**Assignment**
If a line in the data below holds the word "What", include it in the count. Give only the final number.

**Dataset records**
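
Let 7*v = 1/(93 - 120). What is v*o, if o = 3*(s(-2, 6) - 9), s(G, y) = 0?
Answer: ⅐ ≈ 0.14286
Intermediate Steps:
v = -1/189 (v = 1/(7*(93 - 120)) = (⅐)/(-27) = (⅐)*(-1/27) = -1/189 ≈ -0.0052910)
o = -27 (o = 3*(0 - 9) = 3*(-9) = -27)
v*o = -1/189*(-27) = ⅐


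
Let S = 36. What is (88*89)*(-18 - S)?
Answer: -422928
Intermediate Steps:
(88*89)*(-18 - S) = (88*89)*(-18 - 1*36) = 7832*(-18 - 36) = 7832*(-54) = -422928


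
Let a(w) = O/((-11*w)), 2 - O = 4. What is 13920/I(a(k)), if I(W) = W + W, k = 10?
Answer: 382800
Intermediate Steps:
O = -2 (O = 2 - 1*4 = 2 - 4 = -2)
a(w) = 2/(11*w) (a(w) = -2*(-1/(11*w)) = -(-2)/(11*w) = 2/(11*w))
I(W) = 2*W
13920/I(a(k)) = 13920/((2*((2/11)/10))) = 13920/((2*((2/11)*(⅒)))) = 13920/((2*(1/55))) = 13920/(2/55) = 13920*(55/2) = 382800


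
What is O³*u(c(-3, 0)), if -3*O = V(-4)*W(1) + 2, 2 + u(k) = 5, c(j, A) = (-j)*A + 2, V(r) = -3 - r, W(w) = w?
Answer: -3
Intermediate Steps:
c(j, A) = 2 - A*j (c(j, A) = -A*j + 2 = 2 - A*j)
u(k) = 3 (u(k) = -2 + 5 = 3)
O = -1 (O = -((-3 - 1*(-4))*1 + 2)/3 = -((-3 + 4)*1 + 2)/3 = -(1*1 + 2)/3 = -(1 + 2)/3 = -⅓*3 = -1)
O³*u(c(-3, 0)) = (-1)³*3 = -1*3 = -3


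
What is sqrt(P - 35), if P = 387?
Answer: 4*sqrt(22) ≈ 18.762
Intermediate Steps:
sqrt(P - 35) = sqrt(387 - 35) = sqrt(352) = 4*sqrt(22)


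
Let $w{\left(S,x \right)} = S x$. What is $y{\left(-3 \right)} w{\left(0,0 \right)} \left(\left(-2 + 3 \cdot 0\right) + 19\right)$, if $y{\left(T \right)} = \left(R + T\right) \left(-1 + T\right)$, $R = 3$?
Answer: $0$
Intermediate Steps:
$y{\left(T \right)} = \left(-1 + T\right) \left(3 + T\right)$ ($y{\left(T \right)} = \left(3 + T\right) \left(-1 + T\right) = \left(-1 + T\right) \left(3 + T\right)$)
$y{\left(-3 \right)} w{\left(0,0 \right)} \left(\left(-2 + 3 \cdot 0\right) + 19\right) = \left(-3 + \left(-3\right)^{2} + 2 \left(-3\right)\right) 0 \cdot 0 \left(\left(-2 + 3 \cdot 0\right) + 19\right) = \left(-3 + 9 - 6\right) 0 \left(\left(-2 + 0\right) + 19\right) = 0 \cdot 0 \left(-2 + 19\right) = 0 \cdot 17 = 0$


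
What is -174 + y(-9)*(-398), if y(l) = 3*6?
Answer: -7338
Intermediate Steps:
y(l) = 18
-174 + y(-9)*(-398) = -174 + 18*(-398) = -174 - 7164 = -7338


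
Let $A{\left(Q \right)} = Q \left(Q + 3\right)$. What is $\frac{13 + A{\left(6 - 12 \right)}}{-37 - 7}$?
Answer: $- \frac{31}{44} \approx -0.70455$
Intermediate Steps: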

**Completed exercise**
8